[Collected data entries]
● ● ● ● ●
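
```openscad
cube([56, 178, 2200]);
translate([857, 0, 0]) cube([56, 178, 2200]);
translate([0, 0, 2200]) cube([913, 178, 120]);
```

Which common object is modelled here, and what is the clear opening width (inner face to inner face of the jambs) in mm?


A door frame. The clear opening width is 801 mm.

Two 2200 mm tall posts with a header on top — a door frame. The left jamb is 56 mm wide at x = 0; the right jamb starts at x = 857. The clear opening is 857 − 56 = 801 mm.


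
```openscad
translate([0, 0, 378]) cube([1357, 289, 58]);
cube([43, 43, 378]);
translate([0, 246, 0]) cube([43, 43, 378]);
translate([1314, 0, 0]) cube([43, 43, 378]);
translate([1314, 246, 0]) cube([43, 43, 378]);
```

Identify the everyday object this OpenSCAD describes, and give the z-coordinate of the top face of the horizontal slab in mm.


A bench. The seat-top height is 436 mm.

A long slab on four corner posts — a bench. The slab sits at z = 378 with thickness 58, so the top is 378 + 58 = 436 mm.


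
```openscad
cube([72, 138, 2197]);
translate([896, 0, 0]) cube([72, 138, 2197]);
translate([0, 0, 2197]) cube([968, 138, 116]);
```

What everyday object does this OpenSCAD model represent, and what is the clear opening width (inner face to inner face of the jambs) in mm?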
● ● ● ● ●
▶ **PROMPT**:
All of the records above are to be copied exactly.

▶ **RESPONSE TO THE EXERCISE**:
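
```openscad
cube([56, 178, 2200]);
translate([857, 0, 0]) cube([56, 178, 2200]);
translate([0, 0, 2200]) cube([913, 178, 120]);
```

Which common object is modelled here, and what is the clear opening width (inner face to inner face of the jambs) in mm?


A door frame. The clear opening width is 801 mm.

Two 2200 mm tall posts with a header on top — a door frame. The left jamb is 56 mm wide at x = 0; the right jamb starts at x = 857. The clear opening is 857 − 56 = 801 mm.


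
```openscad
translate([0, 0, 378]) cube([1357, 289, 58]);
cube([43, 43, 378]);
translate([0, 246, 0]) cube([43, 43, 378]);
translate([1314, 0, 0]) cube([43, 43, 378]);
translate([1314, 246, 0]) cube([43, 43, 378]);
```

Identify the everyday object this OpenSCAD describes, and give the z-coordinate of the top face of the horizontal slab in mm.


A bench. The seat-top height is 436 mm.

A long slab on four corner posts — a bench. The slab sits at z = 378 with thickness 58, so the top is 378 + 58 = 436 mm.


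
```openscad
cube([72, 138, 2197]);
translate([896, 0, 0]) cube([72, 138, 2197]);
translate([0, 0, 2197]) cube([968, 138, 116]);
```

What everyday object does this OpenSCAD model represent, and what is the clear opening width (inner face to inner face of the jambs) in mm?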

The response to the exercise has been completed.